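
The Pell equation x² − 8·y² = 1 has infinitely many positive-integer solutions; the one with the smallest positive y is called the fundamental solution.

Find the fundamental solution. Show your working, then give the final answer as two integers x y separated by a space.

3 1

d=8: √d = [2; 1,4] (ℓ=2, even), read p_1/q_1
step 0: (2, 1)  from 2·(1,0) + (0,1)
step 1: (3, 1)  from 1·(2,1) + (1,0)
→ (3, 1).  Check: 3²=9, 8·1²=8, difference 1.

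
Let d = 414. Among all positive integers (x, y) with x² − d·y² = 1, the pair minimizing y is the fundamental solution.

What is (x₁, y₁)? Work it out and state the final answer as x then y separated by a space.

[20; 2,1,7,2,7,1,2,40] for √414; ℓ=8 ⇒ convergent index 7
a_0=20:  p_0=20·1+0=20,  q_0=20·0+1=1
…
a_5=7:  p_5=7·997+468=7447,  q_5=7·49+23=366
a_6=1:  p_6=1·7447+997=8444,  q_6=1·366+49=415
a_7=2:  p_7=2·8444+7447=24335,  q_7=2·415+366=1196
→ (24335, 1196).  Check: 24335²=592192225, 414·1196²=592192224, difference 1.

24335 1196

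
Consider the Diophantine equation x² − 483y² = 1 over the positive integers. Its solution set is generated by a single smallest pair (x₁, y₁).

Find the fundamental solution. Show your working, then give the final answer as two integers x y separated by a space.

d=483: √d = [21; 1,42] (ℓ=2, even), read p_1/q_1
k=0  a_k=21  p_k/q_k = 21/1
k=1  a_k=1  p_k/q_k = 22/1
fundamental: x₁=22, y₁=1  (since 484 − 483·1 = 1)

22 1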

### WORK TASK
Please transcribe the lines from the one containing "What is (x₁, y₁)?" through the last line of the records. Include both ends and nothing else.

### TASK SOLUTION
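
What is (x₁, y₁)? Work it out and state the final answer as x then y separated by a space.

[20; 2,1,7,2,7,1,2,40] for √414; ℓ=8 ⇒ convergent index 7
a_0=20:  p_0=20·1+0=20,  q_0=20·0+1=1
…
a_5=7:  p_5=7·997+468=7447,  q_5=7·49+23=366
a_6=1:  p_6=1·7447+997=8444,  q_6=1·366+49=415
a_7=2:  p_7=2·8444+7447=24335,  q_7=2·415+366=1196
→ (24335, 1196).  Check: 24335²=592192225, 414·1196²=592192224, difference 1.

24335 1196

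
Consider the Diophantine equation x² − 483y² = 1 over the positive integers. Its solution set is generated by a single smallest pair (x₁, y₁).

Find the fundamental solution. Show your working, then give the final answer as two integers x y separated by a space.

d=483: √d = [21; 1,42] (ℓ=2, even), read p_1/q_1
k=0  a_k=21  p_k/q_k = 21/1
k=1  a_k=1  p_k/q_k = 22/1
fundamental: x₁=22, y₁=1  (since 484 − 483·1 = 1)

22 1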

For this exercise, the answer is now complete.